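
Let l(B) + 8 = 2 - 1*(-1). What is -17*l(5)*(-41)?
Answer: -3485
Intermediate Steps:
l(B) = -5 (l(B) = -8 + (2 - 1*(-1)) = -8 + (2 + 1) = -8 + 3 = -5)
-17*l(5)*(-41) = -17*(-5)*(-41) = 85*(-41) = -3485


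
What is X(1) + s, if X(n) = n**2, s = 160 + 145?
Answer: 306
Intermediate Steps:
s = 305
X(1) + s = 1**2 + 305 = 1 + 305 = 306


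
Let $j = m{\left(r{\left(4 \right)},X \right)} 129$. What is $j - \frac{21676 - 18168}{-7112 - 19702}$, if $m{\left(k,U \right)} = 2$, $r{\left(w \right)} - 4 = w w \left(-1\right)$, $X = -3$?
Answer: $\frac{3460760}{13407} \approx 258.13$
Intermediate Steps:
$r{\left(w \right)} = 4 - w^{2}$ ($r{\left(w \right)} = 4 + w w \left(-1\right) = 4 + w^{2} \left(-1\right) = 4 - w^{2}$)
$j = 258$ ($j = 2 \cdot 129 = 258$)
$j - \frac{21676 - 18168}{-7112 - 19702} = 258 - \frac{21676 - 18168}{-7112 - 19702} = 258 - \frac{3508}{-26814} = 258 - 3508 \left(- \frac{1}{26814}\right) = 258 - - \frac{1754}{13407} = 258 + \frac{1754}{13407} = \frac{3460760}{13407}$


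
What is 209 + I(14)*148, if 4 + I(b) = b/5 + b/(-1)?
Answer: -10203/5 ≈ -2040.6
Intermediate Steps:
I(b) = -4 - 4*b/5 (I(b) = -4 + (b/5 + b/(-1)) = -4 + (b*(⅕) + b*(-1)) = -4 + (b/5 - b) = -4 - 4*b/5)
209 + I(14)*148 = 209 + (-4 - ⅘*14)*148 = 209 + (-4 - 56/5)*148 = 209 - 76/5*148 = 209 - 11248/5 = -10203/5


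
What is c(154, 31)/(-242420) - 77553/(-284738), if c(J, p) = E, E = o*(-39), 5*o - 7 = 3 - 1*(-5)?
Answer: 9416856303/34513092980 ≈ 0.27285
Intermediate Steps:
o = 3 (o = 7/5 + (3 - 1*(-5))/5 = 7/5 + (3 + 5)/5 = 7/5 + (⅕)*8 = 7/5 + 8/5 = 3)
E = -117 (E = 3*(-39) = -117)
c(J, p) = -117
c(154, 31)/(-242420) - 77553/(-284738) = -117/(-242420) - 77553/(-284738) = -117*(-1/242420) - 77553*(-1/284738) = 117/242420 + 77553/284738 = 9416856303/34513092980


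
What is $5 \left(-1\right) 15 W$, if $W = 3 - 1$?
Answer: $-150$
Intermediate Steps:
$W = 2$
$5 \left(-1\right) 15 W = 5 \left(-1\right) 15 \cdot 2 = \left(-5\right) 15 \cdot 2 = \left(-75\right) 2 = -150$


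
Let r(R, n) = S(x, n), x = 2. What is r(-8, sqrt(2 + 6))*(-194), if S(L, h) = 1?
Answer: -194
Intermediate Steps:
r(R, n) = 1
r(-8, sqrt(2 + 6))*(-194) = 1*(-194) = -194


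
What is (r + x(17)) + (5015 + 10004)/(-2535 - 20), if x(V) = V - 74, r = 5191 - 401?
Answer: 12077796/2555 ≈ 4727.1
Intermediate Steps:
r = 4790
x(V) = -74 + V
(r + x(17)) + (5015 + 10004)/(-2535 - 20) = (4790 + (-74 + 17)) + (5015 + 10004)/(-2535 - 20) = (4790 - 57) + 15019/(-2555) = 4733 + 15019*(-1/2555) = 4733 - 15019/2555 = 12077796/2555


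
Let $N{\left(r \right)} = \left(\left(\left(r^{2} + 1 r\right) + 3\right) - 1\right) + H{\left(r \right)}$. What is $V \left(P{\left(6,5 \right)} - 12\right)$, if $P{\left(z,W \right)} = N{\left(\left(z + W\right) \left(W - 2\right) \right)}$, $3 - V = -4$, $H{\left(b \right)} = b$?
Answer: $8015$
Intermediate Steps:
$V = 7$ ($V = 3 - -4 = 3 + 4 = 7$)
$N{\left(r \right)} = 2 + r^{2} + 2 r$ ($N{\left(r \right)} = \left(\left(\left(r^{2} + 1 r\right) + 3\right) - 1\right) + r = \left(\left(\left(r^{2} + r\right) + 3\right) - 1\right) + r = \left(\left(\left(r + r^{2}\right) + 3\right) - 1\right) + r = \left(\left(3 + r + r^{2}\right) - 1\right) + r = \left(2 + r + r^{2}\right) + r = 2 + r^{2} + 2 r$)
$P{\left(z,W \right)} = 2 + \left(-2 + W\right)^{2} \left(W + z\right)^{2} + 2 \left(-2 + W\right) \left(W + z\right)$ ($P{\left(z,W \right)} = 2 + \left(\left(z + W\right) \left(W - 2\right)\right)^{2} + 2 \left(z + W\right) \left(W - 2\right) = 2 + \left(\left(W + z\right) \left(-2 + W\right)\right)^{2} + 2 \left(W + z\right) \left(-2 + W\right) = 2 + \left(\left(-2 + W\right) \left(W + z\right)\right)^{2} + 2 \left(-2 + W\right) \left(W + z\right) = 2 + \left(-2 + W\right)^{2} \left(W + z\right)^{2} + 2 \left(-2 + W\right) \left(W + z\right)$)
$V \left(P{\left(6,5 \right)} - 12\right) = 7 \left(\left(2 + \left(5^{2} - 10 - 12 + 5 \cdot 6\right)^{2} - 20 - 24 + 2 \cdot 5^{2} + 2 \cdot 5 \cdot 6\right) - 12\right) = 7 \left(\left(2 + \left(25 - 10 - 12 + 30\right)^{2} - 20 - 24 + 2 \cdot 25 + 60\right) - 12\right) = 7 \left(\left(2 + 33^{2} - 20 - 24 + 50 + 60\right) - 12\right) = 7 \left(\left(2 + 1089 - 20 - 24 + 50 + 60\right) - 12\right) = 7 \left(1157 - 12\right) = 7 \cdot 1145 = 8015$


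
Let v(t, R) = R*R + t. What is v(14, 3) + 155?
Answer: 178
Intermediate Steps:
v(t, R) = t + R² (v(t, R) = R² + t = t + R²)
v(14, 3) + 155 = (14 + 3²) + 155 = (14 + 9) + 155 = 23 + 155 = 178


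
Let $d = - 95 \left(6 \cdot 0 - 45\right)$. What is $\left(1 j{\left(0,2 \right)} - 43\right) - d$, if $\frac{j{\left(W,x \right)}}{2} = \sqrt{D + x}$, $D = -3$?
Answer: $-4318 + 2 i \approx -4318.0 + 2.0 i$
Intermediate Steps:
$j{\left(W,x \right)} = 2 \sqrt{-3 + x}$
$d = 4275$ ($d = - 95 \left(0 - 45\right) = \left(-95\right) \left(-45\right) = 4275$)
$\left(1 j{\left(0,2 \right)} - 43\right) - d = \left(1 \cdot 2 \sqrt{-3 + 2} - 43\right) - 4275 = \left(1 \cdot 2 \sqrt{-1} - 43\right) - 4275 = \left(1 \cdot 2 i - 43\right) - 4275 = \left(2 i - 43\right) - 4275 = \left(-43 + 2 i\right) - 4275 = -4318 + 2 i$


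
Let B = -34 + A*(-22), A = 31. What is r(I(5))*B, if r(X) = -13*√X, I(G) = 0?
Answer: 0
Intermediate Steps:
B = -716 (B = -34 + 31*(-22) = -34 - 682 = -716)
r(I(5))*B = -13*√0*(-716) = -13*0*(-716) = 0*(-716) = 0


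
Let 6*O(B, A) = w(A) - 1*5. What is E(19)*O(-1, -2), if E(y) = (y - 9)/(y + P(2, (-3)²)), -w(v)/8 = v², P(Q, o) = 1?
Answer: -37/12 ≈ -3.0833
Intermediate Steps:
w(v) = -8*v²
O(B, A) = -⅚ - 4*A²/3 (O(B, A) = (-8*A² - 1*5)/6 = (-8*A² - 5)/6 = (-5 - 8*A²)/6 = -⅚ - 4*A²/3)
E(y) = (-9 + y)/(1 + y) (E(y) = (y - 9)/(y + 1) = (-9 + y)/(1 + y))
E(19)*O(-1, -2) = ((-9 + 19)/(1 + 19))*(-⅚ - 4/3*(-2)²) = (10/20)*(-⅚ - 4/3*4) = ((1/20)*10)*(-⅚ - 16/3) = (½)*(-37/6) = -37/12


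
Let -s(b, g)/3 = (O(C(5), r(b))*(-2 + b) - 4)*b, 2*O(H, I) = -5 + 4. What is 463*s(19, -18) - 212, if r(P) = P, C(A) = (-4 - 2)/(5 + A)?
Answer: 659351/2 ≈ 3.2968e+5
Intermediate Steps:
C(A) = -6/(5 + A)
O(H, I) = -½ (O(H, I) = (-5 + 4)/2 = (½)*(-1) = -½)
s(b, g) = -3*b*(-3 - b/2) (s(b, g) = -3*(-(-2 + b)/2 - 4)*b = -3*((1 - b/2) - 4)*b = -3*(-3 - b/2)*b = -3*b*(-3 - b/2))
463*s(19, -18) - 212 = 463*((3/2)*19*(6 + 19)) - 212 = 463*((3/2)*19*25) - 212 = 463*(1425/2) - 212 = 659775/2 - 212 = 659351/2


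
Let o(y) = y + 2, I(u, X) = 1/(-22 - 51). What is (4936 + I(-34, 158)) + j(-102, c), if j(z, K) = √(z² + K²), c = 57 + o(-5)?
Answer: 360327/73 + 6*√370 ≈ 5051.4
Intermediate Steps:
I(u, X) = -1/73 (I(u, X) = 1/(-73) = -1/73)
o(y) = 2 + y
c = 54 (c = 57 + (2 - 5) = 57 - 3 = 54)
j(z, K) = √(K² + z²)
(4936 + I(-34, 158)) + j(-102, c) = (4936 - 1/73) + √(54² + (-102)²) = 360327/73 + √(2916 + 10404) = 360327/73 + √13320 = 360327/73 + 6*√370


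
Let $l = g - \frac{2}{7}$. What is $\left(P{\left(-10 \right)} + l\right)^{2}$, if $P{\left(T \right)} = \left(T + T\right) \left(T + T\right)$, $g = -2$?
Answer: $\frac{7750656}{49} \approx 1.5818 \cdot 10^{5}$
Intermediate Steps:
$l = - \frac{16}{7}$ ($l = -2 - \frac{2}{7} = - \frac{16}{7} \approx -2.2857$)
$P{\left(T \right)} = 4 T^{2}$ ($P{\left(T \right)} = 2 T 2 T = 4 T^{2}$)
$\left(P{\left(-10 \right)} + l\right)^{2} = \left(4 \left(-10\right)^{2} - \frac{16}{7}\right)^{2} = \left(4 \cdot 100 - \frac{16}{7}\right)^{2} = \left(400 - \frac{16}{7}\right)^{2} = \left(\frac{2784}{7}\right)^{2} = \frac{7750656}{49}$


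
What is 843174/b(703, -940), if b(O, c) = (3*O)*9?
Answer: 93686/2109 ≈ 44.422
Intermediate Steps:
b(O, c) = 27*O
843174/b(703, -940) = 843174/((27*703)) = 843174/18981 = 843174*(1/18981) = 93686/2109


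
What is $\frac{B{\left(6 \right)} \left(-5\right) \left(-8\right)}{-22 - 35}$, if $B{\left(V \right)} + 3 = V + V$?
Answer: $- \frac{120}{19} \approx -6.3158$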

·····

### Task goal:
Please print the material above exactly as it appears, from its first line through the line containing "Answer: -10203/5 ≈ -2040.6", inclusive, and stop there.

### Solution to the problem:
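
Let l(B) + 8 = 2 - 1*(-1). What is -17*l(5)*(-41)?
Answer: -3485
Intermediate Steps:
l(B) = -5 (l(B) = -8 + (2 - 1*(-1)) = -8 + (2 + 1) = -8 + 3 = -5)
-17*l(5)*(-41) = -17*(-5)*(-41) = 85*(-41) = -3485


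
What is X(1) + s, if X(n) = n**2, s = 160 + 145?
Answer: 306
Intermediate Steps:
s = 305
X(1) + s = 1**2 + 305 = 1 + 305 = 306


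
Let $j = m{\left(r{\left(4 \right)},X \right)} 129$. What is $j - \frac{21676 - 18168}{-7112 - 19702}$, if $m{\left(k,U \right)} = 2$, $r{\left(w \right)} - 4 = w w \left(-1\right)$, $X = -3$?
Answer: $\frac{3460760}{13407} \approx 258.13$
Intermediate Steps:
$r{\left(w \right)} = 4 - w^{2}$ ($r{\left(w \right)} = 4 + w w \left(-1\right) = 4 + w^{2} \left(-1\right) = 4 - w^{2}$)
$j = 258$ ($j = 2 \cdot 129 = 258$)
$j - \frac{21676 - 18168}{-7112 - 19702} = 258 - \frac{21676 - 18168}{-7112 - 19702} = 258 - \frac{3508}{-26814} = 258 - 3508 \left(- \frac{1}{26814}\right) = 258 - - \frac{1754}{13407} = 258 + \frac{1754}{13407} = \frac{3460760}{13407}$


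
What is 209 + I(14)*148, if 4 + I(b) = b/5 + b/(-1)?
Answer: -10203/5 ≈ -2040.6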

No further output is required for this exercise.